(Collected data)
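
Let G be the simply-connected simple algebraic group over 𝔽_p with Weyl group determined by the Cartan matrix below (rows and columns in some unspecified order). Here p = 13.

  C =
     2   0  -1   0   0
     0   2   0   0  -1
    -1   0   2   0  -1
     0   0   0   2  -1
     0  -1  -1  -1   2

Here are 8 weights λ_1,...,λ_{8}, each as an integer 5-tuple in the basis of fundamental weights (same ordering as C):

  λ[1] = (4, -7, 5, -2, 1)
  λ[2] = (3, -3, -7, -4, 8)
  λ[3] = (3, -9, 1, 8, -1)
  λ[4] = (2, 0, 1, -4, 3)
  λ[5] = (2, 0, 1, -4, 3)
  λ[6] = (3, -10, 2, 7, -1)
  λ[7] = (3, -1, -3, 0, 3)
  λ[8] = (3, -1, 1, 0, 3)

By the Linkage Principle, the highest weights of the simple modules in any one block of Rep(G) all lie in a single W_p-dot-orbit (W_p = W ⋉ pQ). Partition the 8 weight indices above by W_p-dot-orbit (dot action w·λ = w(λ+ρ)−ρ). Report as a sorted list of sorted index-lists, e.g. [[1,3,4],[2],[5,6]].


Dynkin diagram of C (from the 8 off-diagonal −1 entries): D_5.

Alcove-folded reps (p=13, 8 weights, presented ϖ-order):

  λ_1 → (5, 1, 0, 4, 1)
  λ_2 → (2, 0, 2, 1, 2)
  λ_3 → (2, 0, 2, 1, 2)
  λ_4 → (3, 1, 2, 3, 1)
  λ_5 → (3, 1, 2, 3, 1)
  λ_6 → (2, 0, 2, 1, 2)
  λ_7 → (2, 0, 2, 1, 2)
  λ_8 → (2, 0, 2, 1, 2)

Linkage partition of the 8 weights (3 classes, p=13):

[[1], [2, 3, 6, 7, 8], [4, 5]]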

TASK TO CARRY OUT: Starting at the line that contains "λ[5] = (2, 0, 1, -4, 3)", print every line through the last one of the records, exactly and with nothing else.

RESPONSE AREA:
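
  λ[5] = (2, 0, 1, -4, 3)
  λ[6] = (3, -10, 2, 7, -1)
  λ[7] = (3, -1, -3, 0, 3)
  λ[8] = (3, -1, 1, 0, 3)

By the Linkage Principle, the highest weights of the simple modules in any one block of Rep(G) all lie in a single W_p-dot-orbit (W_p = W ⋉ pQ). Partition the 8 weight indices above by W_p-dot-orbit (dot action w·λ = w(λ+ρ)−ρ). Report as a sorted list of sorted index-lists, e.g. [[1,3,4],[2],[5,6]].


Dynkin diagram of C (from the 8 off-diagonal −1 entries): D_5.

Alcove-folded reps (p=13, 8 weights, presented ϖ-order):

  λ_1 → (5, 1, 0, 4, 1)
  λ_2 → (2, 0, 2, 1, 2)
  λ_3 → (2, 0, 2, 1, 2)
  λ_4 → (3, 1, 2, 3, 1)
  λ_5 → (3, 1, 2, 3, 1)
  λ_6 → (2, 0, 2, 1, 2)
  λ_7 → (2, 0, 2, 1, 2)
  λ_8 → (2, 0, 2, 1, 2)

Linkage partition of the 8 weights (3 classes, p=13):

[[1], [2, 3, 6, 7, 8], [4, 5]]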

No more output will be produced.